§ **GOAL OF THE EXERCISE**
Scan the entries below for the word "customs". Copy out every line in which it occurs.

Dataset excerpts
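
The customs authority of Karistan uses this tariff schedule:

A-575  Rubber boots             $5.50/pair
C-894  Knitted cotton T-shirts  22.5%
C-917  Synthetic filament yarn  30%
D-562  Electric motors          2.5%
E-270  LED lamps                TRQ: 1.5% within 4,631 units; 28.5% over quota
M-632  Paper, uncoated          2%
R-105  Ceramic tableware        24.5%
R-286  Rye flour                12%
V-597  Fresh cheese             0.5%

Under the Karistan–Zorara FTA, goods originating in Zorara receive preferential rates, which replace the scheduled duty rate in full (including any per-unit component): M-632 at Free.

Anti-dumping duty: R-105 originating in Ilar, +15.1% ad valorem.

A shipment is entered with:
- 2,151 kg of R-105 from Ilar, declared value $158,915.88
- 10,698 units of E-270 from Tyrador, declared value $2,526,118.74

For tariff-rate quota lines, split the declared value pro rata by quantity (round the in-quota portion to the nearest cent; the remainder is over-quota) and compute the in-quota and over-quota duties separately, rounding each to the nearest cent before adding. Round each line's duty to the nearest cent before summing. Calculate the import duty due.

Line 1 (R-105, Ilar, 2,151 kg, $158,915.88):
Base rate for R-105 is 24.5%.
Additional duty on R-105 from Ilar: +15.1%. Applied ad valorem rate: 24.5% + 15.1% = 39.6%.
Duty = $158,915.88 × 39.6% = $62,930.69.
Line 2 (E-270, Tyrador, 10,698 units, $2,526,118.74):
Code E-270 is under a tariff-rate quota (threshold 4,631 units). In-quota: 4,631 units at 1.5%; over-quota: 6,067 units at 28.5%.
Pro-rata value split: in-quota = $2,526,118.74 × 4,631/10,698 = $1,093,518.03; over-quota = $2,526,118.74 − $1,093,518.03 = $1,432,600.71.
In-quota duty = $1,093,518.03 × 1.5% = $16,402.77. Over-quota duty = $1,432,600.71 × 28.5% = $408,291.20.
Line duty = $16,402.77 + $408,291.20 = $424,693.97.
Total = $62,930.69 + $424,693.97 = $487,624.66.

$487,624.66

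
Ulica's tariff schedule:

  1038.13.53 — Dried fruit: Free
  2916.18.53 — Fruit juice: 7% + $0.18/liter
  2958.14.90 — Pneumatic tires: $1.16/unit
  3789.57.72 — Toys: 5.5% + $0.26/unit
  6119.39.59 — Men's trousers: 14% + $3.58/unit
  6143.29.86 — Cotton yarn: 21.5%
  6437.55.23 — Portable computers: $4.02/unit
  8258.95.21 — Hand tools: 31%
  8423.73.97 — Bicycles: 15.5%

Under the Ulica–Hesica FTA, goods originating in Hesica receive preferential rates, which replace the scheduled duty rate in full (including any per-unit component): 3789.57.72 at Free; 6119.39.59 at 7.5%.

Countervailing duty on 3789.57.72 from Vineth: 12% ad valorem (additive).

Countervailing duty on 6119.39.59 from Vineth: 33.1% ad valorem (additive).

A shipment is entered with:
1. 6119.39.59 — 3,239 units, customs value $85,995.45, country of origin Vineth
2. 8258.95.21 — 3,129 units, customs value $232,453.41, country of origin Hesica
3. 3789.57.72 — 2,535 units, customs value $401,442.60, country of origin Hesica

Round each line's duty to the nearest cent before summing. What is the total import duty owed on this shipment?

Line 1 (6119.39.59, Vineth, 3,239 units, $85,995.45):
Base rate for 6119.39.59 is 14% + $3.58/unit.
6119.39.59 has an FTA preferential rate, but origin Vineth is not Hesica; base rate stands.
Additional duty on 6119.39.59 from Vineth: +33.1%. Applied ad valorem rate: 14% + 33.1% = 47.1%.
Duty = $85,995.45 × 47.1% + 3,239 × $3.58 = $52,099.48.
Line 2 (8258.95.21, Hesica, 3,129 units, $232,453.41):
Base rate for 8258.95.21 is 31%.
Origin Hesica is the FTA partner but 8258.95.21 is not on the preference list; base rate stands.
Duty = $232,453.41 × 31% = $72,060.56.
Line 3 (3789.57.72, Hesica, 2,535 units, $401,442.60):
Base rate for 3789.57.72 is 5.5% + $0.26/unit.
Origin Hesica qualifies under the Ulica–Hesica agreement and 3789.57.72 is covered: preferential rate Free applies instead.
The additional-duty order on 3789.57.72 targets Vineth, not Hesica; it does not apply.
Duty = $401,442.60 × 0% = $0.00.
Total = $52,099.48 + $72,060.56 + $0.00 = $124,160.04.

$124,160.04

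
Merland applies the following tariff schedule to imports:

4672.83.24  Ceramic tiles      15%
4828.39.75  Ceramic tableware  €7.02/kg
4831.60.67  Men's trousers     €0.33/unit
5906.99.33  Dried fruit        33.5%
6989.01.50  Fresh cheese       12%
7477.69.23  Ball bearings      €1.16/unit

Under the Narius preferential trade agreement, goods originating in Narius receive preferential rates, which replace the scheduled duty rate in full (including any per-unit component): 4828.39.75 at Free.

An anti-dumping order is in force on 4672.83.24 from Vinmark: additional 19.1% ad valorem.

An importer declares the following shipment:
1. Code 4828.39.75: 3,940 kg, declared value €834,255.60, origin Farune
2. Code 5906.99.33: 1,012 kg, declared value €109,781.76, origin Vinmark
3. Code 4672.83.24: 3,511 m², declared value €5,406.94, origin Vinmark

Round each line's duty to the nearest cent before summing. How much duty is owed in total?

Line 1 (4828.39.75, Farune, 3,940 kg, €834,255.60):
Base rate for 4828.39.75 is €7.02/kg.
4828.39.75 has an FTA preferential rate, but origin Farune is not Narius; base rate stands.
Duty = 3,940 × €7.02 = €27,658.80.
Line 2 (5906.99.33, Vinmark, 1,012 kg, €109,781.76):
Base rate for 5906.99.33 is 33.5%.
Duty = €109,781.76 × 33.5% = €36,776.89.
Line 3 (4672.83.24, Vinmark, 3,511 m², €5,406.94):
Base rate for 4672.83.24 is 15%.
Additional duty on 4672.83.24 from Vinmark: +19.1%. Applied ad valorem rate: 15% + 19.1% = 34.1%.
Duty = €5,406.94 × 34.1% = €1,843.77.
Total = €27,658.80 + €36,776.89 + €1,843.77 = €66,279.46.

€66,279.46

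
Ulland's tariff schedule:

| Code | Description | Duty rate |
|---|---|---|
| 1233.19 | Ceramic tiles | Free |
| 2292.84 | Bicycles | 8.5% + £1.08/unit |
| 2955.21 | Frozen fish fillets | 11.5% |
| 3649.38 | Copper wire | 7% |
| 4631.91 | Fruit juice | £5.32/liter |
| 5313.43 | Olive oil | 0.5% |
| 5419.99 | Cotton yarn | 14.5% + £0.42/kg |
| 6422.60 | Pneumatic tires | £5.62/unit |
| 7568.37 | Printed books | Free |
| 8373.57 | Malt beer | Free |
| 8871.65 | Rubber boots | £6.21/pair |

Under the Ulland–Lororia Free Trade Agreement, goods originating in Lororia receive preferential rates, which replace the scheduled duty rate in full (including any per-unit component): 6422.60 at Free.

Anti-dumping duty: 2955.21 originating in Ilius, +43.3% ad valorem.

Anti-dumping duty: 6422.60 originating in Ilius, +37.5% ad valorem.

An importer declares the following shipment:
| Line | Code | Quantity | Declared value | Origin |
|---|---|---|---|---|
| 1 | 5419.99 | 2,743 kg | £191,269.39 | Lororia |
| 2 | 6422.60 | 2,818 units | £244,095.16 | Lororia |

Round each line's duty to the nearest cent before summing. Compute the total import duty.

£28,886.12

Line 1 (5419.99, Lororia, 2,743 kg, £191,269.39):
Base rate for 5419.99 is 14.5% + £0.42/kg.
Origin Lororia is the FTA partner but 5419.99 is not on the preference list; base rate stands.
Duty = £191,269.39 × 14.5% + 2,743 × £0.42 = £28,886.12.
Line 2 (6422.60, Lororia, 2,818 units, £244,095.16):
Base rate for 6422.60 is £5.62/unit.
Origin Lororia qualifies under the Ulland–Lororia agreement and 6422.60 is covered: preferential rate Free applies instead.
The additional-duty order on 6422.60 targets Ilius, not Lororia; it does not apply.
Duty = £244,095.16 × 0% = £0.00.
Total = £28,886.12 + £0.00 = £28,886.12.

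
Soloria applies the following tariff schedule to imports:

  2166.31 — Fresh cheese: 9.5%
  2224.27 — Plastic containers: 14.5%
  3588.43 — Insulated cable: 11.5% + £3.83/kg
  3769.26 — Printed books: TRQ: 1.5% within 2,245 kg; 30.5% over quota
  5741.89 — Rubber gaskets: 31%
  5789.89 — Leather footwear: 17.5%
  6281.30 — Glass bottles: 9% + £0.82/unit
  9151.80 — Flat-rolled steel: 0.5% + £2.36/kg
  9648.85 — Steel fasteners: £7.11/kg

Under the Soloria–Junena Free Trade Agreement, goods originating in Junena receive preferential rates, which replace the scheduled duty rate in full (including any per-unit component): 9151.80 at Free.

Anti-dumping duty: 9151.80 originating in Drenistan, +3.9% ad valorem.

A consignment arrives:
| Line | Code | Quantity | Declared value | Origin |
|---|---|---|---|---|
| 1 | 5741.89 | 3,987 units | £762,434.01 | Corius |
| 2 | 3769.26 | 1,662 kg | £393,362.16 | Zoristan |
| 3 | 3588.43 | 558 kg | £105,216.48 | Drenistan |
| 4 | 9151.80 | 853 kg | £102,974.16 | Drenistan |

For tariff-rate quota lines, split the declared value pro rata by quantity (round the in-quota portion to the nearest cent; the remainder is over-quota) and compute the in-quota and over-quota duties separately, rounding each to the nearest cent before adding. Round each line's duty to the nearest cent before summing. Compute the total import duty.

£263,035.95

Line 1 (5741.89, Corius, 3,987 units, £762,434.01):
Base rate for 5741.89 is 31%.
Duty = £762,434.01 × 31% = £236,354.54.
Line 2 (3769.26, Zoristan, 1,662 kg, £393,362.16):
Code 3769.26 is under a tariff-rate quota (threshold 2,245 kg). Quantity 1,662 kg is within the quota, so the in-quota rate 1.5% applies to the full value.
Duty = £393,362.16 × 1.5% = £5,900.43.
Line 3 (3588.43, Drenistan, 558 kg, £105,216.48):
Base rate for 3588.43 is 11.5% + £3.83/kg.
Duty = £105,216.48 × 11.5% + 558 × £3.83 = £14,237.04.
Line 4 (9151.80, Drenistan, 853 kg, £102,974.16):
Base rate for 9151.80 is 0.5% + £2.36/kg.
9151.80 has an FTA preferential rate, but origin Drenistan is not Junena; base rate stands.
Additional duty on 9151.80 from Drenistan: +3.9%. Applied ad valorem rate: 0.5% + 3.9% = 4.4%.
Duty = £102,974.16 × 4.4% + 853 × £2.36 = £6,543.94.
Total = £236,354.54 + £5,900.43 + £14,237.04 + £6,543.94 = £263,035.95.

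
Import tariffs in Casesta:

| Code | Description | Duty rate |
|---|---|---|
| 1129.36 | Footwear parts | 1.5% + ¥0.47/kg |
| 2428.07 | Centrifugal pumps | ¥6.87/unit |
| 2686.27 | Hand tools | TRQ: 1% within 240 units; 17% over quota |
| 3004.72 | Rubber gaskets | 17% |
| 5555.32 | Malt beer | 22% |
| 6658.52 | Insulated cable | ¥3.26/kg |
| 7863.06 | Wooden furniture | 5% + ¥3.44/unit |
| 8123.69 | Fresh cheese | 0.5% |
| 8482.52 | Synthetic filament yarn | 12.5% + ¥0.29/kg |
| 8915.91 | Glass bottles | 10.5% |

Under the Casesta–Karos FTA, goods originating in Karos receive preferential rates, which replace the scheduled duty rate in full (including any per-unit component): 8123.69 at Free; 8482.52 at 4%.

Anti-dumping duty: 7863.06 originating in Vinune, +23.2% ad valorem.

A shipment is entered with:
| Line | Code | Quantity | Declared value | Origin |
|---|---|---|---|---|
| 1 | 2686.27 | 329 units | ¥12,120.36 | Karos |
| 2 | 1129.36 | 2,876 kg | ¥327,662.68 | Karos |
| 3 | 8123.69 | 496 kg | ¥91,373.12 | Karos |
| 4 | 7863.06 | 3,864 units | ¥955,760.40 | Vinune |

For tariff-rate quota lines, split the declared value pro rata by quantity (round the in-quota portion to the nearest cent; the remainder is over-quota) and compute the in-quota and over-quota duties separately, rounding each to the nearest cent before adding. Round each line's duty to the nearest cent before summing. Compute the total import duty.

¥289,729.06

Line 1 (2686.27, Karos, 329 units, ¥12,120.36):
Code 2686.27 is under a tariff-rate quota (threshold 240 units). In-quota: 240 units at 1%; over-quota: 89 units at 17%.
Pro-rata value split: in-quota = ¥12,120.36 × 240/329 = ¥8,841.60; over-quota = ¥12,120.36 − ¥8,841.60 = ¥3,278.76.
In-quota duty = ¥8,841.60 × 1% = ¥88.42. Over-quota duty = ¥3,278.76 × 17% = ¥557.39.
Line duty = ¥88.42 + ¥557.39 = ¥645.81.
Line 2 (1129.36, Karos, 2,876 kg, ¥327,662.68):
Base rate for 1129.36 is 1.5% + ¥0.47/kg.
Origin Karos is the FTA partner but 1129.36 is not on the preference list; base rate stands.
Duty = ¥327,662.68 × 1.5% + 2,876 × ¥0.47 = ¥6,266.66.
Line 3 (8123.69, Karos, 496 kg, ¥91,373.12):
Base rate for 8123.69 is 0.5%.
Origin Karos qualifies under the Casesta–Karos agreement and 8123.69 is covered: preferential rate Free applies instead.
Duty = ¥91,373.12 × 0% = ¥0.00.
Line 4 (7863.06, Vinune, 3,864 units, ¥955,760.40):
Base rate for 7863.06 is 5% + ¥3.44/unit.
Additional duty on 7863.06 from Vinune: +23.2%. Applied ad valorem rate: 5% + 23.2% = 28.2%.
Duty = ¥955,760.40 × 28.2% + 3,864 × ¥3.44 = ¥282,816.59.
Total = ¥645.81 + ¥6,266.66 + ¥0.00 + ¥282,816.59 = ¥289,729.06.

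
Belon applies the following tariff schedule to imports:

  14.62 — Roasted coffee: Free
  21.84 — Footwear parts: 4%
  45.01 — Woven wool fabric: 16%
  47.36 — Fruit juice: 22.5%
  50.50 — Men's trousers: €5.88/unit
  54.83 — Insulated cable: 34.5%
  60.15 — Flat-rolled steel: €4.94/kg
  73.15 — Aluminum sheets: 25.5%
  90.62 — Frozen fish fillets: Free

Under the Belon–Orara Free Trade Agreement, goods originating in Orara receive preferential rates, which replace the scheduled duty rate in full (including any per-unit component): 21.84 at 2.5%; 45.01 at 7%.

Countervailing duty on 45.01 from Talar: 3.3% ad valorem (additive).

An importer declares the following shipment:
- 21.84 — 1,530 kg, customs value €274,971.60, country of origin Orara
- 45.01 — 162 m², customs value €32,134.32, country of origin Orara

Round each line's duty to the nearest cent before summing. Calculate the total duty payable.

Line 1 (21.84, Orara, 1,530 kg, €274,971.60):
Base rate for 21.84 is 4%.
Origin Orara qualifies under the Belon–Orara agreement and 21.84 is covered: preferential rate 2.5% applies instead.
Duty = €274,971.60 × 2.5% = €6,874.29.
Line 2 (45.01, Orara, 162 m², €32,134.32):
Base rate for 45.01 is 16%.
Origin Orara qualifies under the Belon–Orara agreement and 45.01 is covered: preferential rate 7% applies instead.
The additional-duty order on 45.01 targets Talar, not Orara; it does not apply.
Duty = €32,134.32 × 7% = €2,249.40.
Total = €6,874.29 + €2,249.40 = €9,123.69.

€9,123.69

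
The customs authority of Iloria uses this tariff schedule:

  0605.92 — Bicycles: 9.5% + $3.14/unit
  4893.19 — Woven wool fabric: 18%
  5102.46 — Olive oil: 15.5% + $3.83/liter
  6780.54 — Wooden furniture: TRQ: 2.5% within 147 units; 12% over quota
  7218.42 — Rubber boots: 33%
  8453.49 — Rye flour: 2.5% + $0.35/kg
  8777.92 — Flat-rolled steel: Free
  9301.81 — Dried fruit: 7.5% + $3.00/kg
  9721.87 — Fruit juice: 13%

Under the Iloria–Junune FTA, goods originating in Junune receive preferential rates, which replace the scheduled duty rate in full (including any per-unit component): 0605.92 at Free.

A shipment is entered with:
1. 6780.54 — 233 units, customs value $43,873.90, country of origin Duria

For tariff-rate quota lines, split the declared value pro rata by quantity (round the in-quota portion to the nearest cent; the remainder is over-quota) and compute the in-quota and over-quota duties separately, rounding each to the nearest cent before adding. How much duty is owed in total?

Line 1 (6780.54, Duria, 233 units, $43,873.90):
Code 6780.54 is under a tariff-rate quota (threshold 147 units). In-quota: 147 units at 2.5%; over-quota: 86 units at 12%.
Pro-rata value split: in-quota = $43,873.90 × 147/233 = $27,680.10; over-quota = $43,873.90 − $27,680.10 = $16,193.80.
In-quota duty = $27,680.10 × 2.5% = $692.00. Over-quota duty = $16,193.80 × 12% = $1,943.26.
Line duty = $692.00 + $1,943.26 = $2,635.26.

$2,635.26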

§ **TASK RESPONSE**
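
The customs authority of Karistan uses this tariff schedule:
1. 6119.39.59 — 3,239 units, customs value $85,995.45, country of origin Vineth
2. 8258.95.21 — 3,129 units, customs value $232,453.41, country of origin Hesica
3. 3789.57.72 — 2,535 units, customs value $401,442.60, country of origin Hesica
- 21.84 — 1,530 kg, customs value €274,971.60, country of origin Orara
- 45.01 — 162 m², customs value €32,134.32, country of origin Orara
The customs authority of Iloria uses this tariff schedule:
1. 6780.54 — 233 units, customs value $43,873.90, country of origin Duria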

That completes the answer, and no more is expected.